» **YOUR OBJECTIVE**: Only the lines of the data below from the one with "sizount: PREP / VERB" through the one with "kreeflias slontdrup sizount" are wanted. Repeat them exactly.

[Start of section]

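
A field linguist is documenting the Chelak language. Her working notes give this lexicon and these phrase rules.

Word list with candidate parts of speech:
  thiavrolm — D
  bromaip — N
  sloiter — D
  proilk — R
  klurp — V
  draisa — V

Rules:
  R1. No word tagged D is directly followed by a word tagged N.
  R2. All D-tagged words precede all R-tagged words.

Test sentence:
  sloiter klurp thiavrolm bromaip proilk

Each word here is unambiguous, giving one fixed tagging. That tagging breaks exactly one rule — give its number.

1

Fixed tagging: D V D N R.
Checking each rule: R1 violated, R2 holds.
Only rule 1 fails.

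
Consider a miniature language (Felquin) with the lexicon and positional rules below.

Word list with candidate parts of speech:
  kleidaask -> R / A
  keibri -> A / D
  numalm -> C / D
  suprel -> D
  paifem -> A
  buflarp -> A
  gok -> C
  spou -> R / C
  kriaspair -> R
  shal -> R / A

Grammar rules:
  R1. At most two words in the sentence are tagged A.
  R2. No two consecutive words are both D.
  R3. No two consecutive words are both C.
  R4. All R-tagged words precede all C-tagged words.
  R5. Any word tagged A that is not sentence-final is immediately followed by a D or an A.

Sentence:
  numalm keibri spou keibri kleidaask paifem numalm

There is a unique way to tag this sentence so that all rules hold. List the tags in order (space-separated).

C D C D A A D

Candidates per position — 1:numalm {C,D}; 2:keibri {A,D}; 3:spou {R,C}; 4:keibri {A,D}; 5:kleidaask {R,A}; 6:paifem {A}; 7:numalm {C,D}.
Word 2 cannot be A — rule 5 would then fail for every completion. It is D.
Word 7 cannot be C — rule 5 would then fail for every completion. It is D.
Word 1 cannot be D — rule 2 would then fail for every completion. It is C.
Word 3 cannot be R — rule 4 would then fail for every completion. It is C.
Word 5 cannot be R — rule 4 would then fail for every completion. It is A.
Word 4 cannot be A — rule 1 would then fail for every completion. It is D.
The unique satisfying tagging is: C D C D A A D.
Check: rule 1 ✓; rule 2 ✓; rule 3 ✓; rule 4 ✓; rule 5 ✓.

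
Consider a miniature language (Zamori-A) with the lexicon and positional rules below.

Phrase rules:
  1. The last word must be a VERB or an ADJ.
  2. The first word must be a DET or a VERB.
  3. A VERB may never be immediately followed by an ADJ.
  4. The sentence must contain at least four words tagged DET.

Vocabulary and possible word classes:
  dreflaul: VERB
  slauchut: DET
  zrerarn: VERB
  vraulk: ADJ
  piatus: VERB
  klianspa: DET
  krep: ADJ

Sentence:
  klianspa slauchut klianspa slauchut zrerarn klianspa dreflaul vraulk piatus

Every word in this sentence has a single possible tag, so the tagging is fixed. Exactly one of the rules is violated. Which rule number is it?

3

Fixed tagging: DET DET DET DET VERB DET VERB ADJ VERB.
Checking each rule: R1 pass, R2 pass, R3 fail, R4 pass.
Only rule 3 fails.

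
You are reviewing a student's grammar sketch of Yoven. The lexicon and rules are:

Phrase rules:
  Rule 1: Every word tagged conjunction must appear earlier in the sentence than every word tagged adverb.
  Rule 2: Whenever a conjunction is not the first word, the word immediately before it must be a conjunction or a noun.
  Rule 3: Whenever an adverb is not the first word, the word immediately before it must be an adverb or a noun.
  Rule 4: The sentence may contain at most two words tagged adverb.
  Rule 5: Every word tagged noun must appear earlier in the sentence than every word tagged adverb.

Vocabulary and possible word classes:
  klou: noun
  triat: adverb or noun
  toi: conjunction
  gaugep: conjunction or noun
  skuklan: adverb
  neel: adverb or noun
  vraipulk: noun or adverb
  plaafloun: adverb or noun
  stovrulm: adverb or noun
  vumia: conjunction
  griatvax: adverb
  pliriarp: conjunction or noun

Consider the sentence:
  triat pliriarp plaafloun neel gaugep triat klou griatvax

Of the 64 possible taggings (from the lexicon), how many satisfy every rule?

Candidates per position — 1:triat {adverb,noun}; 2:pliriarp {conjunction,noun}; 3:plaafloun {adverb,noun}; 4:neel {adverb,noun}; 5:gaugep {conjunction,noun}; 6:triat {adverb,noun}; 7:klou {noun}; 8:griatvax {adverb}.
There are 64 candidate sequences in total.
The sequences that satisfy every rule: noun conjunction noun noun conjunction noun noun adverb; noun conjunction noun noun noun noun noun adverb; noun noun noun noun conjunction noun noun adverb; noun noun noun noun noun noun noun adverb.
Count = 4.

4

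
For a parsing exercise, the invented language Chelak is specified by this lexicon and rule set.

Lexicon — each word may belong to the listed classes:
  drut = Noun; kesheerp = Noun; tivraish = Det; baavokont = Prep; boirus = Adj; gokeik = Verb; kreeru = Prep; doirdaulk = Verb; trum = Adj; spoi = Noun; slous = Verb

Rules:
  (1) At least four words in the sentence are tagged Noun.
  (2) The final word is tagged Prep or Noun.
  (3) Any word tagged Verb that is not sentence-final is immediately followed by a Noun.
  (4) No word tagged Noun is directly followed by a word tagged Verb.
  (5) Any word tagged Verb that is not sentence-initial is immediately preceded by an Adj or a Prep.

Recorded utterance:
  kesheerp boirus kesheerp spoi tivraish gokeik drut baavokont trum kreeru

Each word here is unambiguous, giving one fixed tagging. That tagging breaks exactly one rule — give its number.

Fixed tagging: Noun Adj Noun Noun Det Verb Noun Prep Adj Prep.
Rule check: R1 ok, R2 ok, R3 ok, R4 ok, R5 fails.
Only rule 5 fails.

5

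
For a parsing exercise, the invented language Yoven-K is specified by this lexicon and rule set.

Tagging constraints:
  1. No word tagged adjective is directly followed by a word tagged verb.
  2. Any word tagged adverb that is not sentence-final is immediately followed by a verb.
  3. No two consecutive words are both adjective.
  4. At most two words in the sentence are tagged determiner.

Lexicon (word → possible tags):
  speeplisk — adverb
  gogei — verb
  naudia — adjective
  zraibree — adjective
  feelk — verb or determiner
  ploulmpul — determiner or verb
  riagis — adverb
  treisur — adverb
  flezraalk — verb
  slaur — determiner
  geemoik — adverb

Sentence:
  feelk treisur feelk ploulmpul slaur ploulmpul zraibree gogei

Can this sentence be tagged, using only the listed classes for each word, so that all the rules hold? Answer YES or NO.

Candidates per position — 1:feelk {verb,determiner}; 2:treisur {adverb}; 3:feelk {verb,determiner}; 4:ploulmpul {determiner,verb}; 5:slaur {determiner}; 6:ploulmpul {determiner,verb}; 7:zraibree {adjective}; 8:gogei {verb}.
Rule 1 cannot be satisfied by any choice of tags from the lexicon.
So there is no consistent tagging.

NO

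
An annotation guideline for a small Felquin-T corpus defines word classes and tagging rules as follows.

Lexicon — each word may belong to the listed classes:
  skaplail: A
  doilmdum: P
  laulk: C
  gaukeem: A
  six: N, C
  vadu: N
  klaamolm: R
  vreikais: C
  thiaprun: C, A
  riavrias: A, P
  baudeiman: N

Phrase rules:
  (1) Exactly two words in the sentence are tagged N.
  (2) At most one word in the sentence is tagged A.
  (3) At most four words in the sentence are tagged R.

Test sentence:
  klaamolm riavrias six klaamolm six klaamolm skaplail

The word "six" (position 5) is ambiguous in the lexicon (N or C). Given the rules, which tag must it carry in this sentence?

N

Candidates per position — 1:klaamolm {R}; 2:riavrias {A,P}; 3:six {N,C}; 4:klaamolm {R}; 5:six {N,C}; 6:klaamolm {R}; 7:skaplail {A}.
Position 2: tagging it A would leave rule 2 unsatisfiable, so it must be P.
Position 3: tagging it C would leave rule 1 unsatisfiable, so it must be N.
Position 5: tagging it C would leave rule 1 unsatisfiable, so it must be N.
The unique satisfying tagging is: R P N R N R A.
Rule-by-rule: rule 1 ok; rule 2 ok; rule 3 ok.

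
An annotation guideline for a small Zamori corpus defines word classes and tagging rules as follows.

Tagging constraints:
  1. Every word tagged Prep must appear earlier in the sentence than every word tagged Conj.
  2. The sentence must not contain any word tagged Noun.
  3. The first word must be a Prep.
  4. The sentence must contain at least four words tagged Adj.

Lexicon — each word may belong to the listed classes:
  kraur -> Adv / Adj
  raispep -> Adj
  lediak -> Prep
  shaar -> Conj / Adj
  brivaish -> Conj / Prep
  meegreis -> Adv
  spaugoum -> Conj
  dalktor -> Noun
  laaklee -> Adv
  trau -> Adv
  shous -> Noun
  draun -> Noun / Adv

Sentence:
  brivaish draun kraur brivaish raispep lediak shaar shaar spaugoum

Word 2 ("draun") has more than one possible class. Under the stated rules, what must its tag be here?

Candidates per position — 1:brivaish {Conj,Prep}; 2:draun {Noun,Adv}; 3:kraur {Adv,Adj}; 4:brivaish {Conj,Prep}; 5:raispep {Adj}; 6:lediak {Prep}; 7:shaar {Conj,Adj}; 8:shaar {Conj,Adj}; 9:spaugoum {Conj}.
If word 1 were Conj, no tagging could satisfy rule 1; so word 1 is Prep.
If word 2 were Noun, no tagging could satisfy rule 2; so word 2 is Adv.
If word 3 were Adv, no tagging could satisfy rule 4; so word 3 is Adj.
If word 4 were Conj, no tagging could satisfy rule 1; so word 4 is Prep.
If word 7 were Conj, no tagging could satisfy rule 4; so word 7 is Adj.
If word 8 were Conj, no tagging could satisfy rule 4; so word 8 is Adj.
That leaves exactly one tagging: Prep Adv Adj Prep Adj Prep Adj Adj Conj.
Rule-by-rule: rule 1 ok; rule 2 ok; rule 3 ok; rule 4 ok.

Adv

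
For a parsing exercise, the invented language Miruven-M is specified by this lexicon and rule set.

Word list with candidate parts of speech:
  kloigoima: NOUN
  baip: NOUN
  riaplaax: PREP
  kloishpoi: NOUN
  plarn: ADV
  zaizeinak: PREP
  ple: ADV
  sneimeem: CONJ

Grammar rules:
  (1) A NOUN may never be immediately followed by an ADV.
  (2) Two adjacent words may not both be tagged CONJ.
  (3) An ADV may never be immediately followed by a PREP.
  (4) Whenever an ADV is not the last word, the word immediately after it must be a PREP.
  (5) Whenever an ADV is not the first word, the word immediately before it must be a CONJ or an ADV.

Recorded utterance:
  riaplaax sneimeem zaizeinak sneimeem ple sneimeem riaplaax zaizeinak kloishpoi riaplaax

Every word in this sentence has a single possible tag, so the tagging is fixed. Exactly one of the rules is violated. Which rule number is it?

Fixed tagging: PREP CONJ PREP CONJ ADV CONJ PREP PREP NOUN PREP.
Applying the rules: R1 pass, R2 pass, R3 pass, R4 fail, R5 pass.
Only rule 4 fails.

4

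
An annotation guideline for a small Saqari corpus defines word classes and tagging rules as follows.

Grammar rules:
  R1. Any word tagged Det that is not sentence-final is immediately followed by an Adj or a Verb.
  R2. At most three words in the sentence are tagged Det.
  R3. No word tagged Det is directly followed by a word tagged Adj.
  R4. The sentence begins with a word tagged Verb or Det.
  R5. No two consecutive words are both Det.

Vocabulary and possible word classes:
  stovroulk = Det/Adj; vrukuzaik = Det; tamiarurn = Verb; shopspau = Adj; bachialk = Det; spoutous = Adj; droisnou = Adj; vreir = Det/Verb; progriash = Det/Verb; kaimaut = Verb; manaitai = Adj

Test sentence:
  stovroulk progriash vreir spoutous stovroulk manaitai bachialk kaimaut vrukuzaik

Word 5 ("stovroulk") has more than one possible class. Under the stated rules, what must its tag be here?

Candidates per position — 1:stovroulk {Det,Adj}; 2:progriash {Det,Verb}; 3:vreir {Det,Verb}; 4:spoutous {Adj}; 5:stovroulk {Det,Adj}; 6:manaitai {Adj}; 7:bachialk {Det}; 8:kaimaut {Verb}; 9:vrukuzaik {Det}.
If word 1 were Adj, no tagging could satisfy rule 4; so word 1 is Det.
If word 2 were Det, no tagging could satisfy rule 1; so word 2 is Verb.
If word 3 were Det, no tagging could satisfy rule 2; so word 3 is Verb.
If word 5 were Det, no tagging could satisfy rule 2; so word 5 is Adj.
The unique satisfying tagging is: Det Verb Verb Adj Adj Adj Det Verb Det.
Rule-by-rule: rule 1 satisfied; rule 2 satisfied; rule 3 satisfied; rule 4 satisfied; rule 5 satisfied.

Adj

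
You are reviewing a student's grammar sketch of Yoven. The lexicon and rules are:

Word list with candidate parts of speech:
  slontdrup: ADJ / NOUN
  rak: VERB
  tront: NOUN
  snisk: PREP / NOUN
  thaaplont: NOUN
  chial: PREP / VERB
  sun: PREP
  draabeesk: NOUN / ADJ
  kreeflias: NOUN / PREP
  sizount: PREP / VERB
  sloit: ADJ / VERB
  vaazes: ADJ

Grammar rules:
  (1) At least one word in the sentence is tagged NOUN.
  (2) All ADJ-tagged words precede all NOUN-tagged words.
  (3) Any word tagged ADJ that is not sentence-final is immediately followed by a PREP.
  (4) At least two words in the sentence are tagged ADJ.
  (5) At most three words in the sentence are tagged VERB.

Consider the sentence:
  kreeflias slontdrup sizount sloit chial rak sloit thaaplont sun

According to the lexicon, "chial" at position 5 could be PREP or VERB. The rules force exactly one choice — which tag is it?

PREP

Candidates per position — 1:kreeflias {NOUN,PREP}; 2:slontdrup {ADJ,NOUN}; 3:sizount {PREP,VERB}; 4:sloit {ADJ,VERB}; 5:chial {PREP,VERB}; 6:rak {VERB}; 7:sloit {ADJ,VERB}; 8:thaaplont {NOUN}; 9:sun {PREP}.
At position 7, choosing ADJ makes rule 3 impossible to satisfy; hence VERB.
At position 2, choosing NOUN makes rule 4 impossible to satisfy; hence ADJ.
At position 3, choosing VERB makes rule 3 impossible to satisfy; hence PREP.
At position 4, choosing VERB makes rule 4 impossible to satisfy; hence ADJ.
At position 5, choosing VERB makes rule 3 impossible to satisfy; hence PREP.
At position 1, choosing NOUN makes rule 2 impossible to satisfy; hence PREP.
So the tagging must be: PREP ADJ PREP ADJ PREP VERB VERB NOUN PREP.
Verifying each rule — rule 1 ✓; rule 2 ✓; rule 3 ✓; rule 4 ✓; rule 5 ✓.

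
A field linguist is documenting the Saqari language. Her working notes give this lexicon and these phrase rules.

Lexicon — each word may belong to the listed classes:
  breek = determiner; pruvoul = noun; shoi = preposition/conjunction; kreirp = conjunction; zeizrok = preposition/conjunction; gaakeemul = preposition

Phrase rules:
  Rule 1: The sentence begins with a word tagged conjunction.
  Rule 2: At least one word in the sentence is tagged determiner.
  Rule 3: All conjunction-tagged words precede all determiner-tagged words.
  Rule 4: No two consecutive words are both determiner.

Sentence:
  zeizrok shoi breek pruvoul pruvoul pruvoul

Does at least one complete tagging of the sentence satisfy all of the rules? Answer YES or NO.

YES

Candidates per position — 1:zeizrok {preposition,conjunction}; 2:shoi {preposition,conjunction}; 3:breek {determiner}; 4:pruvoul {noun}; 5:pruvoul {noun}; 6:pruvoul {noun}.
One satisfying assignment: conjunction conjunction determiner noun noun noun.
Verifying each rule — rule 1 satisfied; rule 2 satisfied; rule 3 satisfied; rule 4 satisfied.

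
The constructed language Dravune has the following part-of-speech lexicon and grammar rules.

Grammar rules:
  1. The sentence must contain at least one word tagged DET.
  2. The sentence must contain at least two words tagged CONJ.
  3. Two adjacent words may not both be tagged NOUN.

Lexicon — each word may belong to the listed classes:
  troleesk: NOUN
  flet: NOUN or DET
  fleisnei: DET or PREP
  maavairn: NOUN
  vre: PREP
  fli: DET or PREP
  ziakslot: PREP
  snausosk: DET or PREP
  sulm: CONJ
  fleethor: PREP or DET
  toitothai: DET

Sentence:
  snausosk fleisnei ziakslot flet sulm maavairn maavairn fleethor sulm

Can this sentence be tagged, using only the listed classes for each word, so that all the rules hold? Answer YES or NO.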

[End of section]

» **YOUR SOLUTION**:
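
  sizount: PREP / VERB
  sloit: ADJ / VERB
  vaazes: ADJ

Grammar rules:
  (1) At least one word in the sentence is tagged NOUN.
  (2) All ADJ-tagged words precede all NOUN-tagged words.
  (3) Any word tagged ADJ that is not sentence-final is immediately followed by a PREP.
  (4) At least two words in the sentence are tagged ADJ.
  (5) At most three words in the sentence are tagged VERB.

Consider the sentence:
  kreeflias slontdrup sizount sloit chial rak sloit thaaplont sun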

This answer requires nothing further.